*** Block opens ***

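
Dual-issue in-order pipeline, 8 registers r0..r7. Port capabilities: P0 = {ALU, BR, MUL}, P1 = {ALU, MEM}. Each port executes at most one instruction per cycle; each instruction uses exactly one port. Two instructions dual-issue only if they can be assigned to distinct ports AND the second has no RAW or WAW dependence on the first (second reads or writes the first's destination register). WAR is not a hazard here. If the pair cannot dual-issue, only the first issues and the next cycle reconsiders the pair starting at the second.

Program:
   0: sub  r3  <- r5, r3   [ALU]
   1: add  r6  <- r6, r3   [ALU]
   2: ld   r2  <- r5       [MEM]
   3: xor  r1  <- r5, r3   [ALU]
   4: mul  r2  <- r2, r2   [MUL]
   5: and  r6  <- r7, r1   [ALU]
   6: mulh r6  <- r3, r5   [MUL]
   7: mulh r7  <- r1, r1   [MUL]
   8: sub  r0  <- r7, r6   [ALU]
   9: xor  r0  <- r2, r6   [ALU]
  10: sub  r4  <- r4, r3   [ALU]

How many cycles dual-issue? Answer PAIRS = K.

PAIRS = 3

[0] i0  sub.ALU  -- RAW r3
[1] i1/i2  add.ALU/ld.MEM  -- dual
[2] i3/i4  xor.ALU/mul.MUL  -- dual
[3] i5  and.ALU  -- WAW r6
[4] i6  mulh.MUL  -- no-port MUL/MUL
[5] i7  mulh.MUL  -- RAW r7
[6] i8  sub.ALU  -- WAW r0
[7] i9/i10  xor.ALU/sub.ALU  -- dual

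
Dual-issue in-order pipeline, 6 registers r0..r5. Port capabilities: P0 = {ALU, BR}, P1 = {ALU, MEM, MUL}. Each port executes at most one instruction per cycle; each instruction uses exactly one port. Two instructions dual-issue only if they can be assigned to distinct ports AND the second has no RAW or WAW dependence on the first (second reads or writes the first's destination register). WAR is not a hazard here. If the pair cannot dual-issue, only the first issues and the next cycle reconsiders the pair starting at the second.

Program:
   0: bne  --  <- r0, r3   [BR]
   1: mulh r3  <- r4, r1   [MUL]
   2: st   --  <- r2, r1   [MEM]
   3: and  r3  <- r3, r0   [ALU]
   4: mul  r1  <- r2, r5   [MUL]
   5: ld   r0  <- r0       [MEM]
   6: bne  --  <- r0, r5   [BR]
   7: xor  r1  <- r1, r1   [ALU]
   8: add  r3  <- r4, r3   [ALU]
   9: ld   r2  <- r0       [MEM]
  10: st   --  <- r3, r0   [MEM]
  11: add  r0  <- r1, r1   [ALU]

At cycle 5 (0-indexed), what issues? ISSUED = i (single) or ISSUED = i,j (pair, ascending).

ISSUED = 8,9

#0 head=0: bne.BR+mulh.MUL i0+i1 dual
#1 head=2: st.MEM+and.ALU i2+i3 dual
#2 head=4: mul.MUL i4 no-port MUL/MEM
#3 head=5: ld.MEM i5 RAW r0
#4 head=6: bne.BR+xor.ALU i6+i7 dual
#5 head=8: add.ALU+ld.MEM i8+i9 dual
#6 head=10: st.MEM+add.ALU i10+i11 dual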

*** Block closes ***
*** Block opens ***

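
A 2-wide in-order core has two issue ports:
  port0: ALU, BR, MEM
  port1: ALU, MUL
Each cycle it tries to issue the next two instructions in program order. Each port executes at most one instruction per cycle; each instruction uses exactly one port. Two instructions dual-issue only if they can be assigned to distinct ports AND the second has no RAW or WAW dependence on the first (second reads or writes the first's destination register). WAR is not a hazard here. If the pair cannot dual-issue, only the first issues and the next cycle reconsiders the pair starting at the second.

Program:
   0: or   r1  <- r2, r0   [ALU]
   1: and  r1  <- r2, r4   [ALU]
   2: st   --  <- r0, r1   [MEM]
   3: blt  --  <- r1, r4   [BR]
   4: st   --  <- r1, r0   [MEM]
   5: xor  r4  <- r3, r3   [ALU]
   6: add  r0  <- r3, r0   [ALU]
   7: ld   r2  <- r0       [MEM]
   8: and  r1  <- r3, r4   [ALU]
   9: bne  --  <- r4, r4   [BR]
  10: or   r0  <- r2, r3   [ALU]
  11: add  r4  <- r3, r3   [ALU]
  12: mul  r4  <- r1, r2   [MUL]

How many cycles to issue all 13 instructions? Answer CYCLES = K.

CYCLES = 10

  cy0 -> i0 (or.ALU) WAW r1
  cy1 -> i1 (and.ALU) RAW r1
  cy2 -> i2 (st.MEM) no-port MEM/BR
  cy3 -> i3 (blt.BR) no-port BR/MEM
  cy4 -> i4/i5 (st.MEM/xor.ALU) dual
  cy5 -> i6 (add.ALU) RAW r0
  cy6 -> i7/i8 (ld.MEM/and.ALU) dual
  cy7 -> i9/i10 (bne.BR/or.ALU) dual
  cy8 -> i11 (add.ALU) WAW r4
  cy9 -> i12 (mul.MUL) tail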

*** Block closes ***

What needs to be done - Pull out the lines above in which the word "pipeline" appears.

The completed task -
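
Dual-issue in-order pipeline, 8 registers r0..r7. Port capabilities: P0 = {ALU, BR, MUL}, P1 = {ALU, MEM}. Each port executes at most one instruction per cycle; each instruction uses exactly one port. Two instructions dual-issue only if they can be assigned to distinct ports AND the second has no RAW or WAW dependence on the first (second reads or writes the first's destination register). WAR is not a hazard here. If the pair cannot dual-issue, only the first issues and the next cycle reconsiders the pair starting at the second.
Dual-issue in-order pipeline, 6 registers r0..r5. Port capabilities: P0 = {ALU, BR}, P1 = {ALU, MEM, MUL}. Each port executes at most one instruction per cycle; each instruction uses exactly one port. Two instructions dual-issue only if they can be assigned to distinct ports AND the second has no RAW or WAW dependence on the first (second reads or writes the first's destination register). WAR is not a hazard here. If the pair cannot dual-issue, only the first issues and the next cycle reconsiders the pair starting at the second.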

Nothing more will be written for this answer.